Activity -> Would you transcribe the data word for word?

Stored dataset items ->
________________
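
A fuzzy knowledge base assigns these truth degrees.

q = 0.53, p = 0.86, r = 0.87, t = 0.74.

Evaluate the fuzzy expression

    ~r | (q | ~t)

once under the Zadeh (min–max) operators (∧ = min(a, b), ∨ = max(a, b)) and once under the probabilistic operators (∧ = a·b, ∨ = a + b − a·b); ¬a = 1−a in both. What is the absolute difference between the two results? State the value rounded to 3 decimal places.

Under Zadeh (min–max):
  ~r = 1 − 0.87 = 0.13
  ~t = 1 − 0.74 = 0.26
  q | ~t = max(a, b) on (0.53, 0.26) = 0.53
  ~r | (q | ~t) = max(a, b) on (0.13, 0.53) = 0.53
  → value = 0.5300
Under probabilistic:
  ~r = 1 − 0.8700 = 0.1300
  ~t = 1 − 0.7400 = 0.2600
  q | ~t = a + b − a·b on (0.5300, 0.2600) = 0.6522
  ~r | (q | ~t) = a + b − a·b on (0.1300, 0.6522) = 0.6974
  → value = 0.6974
|0.5300 − 0.6974| = 0.167

0.167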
________________
Task response ->
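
A fuzzy knowledge base assigns these truth degrees.

q = 0.53, p = 0.86, r = 0.87, t = 0.74.

Evaluate the fuzzy expression

    ~r | (q | ~t)

once under the Zadeh (min–max) operators (∧ = min(a, b), ∨ = max(a, b)) and once under the probabilistic operators (∧ = a·b, ∨ = a + b − a·b); ¬a = 1−a in both. What is the absolute difference between the two results? State the value rounded to 3 decimal places.

Under Zadeh (min–max):
  ~r = 1 − 0.87 = 0.13
  ~t = 1 − 0.74 = 0.26
  q | ~t = max(a, b) on (0.53, 0.26) = 0.53
  ~r | (q | ~t) = max(a, b) on (0.13, 0.53) = 0.53
  → value = 0.5300
Under probabilistic:
  ~r = 1 − 0.8700 = 0.1300
  ~t = 1 − 0.7400 = 0.2600
  q | ~t = a + b − a·b on (0.5300, 0.2600) = 0.6522
  ~r | (q | ~t) = a + b − a·b on (0.1300, 0.6522) = 0.6974
  → value = 0.6974
|0.5300 − 0.6974| = 0.167

0.167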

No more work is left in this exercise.